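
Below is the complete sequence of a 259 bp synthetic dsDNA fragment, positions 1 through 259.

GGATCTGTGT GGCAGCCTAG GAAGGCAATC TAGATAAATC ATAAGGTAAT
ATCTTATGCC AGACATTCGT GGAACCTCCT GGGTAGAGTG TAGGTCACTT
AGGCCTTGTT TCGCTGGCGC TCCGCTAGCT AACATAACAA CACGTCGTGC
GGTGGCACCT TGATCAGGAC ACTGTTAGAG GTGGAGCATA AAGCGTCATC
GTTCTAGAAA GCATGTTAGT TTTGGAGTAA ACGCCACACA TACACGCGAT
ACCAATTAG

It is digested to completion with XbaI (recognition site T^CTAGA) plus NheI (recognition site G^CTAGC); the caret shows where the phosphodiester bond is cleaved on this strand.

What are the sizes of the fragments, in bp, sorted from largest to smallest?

XbaI sites (TCTAGA) start at positions 29, 203.
XbaI cuts after the first base of each site, so after positions 29, 203.
The NheI site (GCTAGC) starts at position 124.
NheI cuts after the first base of each site, so after position 124.
Combined cut positions: 29, 124, 203.
Linear molecule, 3 cuts → 4 fragments:
  1–29 → 29 bp
  30–124 → 95 bp
  125–203 → 79 bp
  204–259 → 56 bp
Sorted largest to smallest: 95, 79, 56, 29 bp.

95, 79, 56, 29 bp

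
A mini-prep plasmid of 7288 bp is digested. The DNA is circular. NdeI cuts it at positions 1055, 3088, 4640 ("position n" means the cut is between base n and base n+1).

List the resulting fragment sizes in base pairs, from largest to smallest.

Circular molecule, 3 cuts → 3 fragments:
  3088 − 1055 = 2033 bp
  4640 − 3088 = 1552 bp
  wrap: 7288 − 4640 + 1055 = 3703 bp
Sorted largest to smallest: 3703, 2033, 1552 bp.

3703, 2033, 1552 bp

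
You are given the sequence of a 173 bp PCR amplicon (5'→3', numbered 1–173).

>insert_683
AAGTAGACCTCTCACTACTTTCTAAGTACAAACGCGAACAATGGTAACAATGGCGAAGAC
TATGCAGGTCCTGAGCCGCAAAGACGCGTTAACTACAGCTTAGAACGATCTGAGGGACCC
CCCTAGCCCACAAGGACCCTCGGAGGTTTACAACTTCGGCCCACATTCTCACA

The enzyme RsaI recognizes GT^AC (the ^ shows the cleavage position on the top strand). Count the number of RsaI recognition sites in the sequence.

GTAC occurs starting at position 26.
RsaI cuts at 1 site.

1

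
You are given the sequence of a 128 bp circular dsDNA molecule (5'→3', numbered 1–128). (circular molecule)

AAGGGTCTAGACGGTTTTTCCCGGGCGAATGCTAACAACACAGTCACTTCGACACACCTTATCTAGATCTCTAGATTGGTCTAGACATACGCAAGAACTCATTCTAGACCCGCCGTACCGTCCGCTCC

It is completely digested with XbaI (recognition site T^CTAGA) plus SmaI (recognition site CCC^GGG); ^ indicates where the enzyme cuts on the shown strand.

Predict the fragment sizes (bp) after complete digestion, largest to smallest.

XbaI sites (TCTAGA) start at positions 6, 62, 70, 80, 103.
XbaI cuts after the first base of each site, so after positions 6, 62, 70, 80, 103.
The SmaI site (CCCGGG) starts at position 20.
SmaI cuts after base 3 of each site, so after position 22.
Combined cut positions: 6, 22, 62, 70, 80, 103.
Circular molecule, 6 cuts → 6 fragments:
  7–22 → 16 bp
  23–62 → 40 bp
  63–70 → 8 bp
  71–80 → 10 bp
  81–103 → 23 bp
  104–128 then 1–6 → 25 + 6 = 31 bp
Sorted largest to smallest: 40, 31, 23, 16, 10, 8 bp.

40, 31, 23, 16, 10, 8 bp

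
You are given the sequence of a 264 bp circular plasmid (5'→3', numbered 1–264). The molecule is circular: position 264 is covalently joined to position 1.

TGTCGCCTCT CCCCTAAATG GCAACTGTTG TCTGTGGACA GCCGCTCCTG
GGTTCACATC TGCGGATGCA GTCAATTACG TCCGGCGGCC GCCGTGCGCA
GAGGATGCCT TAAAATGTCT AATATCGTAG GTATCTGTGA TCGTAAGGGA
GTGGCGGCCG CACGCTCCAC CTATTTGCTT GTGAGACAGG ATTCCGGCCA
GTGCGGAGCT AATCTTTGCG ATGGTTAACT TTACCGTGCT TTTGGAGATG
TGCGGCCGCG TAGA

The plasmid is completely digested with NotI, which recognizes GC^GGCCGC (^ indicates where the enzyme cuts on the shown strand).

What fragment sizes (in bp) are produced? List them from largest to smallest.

98, 97, 69 bp

NotI sites (GCGGCCGC) start at positions 85, 154, 252.
NotI cuts after base 2 of each site, so after positions 86, 155, 253.
Circular molecule, 3 cuts → 3 fragments:
  87–155 → 69 bp
  156–253 → 98 bp
  254–264 then 1–86 → 11 + 86 = 97 bp
Sorted largest to smallest: 98, 97, 69 bp.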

****************

» Requirement: Tell how many lines of the data above hold the string "where". Give only the number.

» Result: 3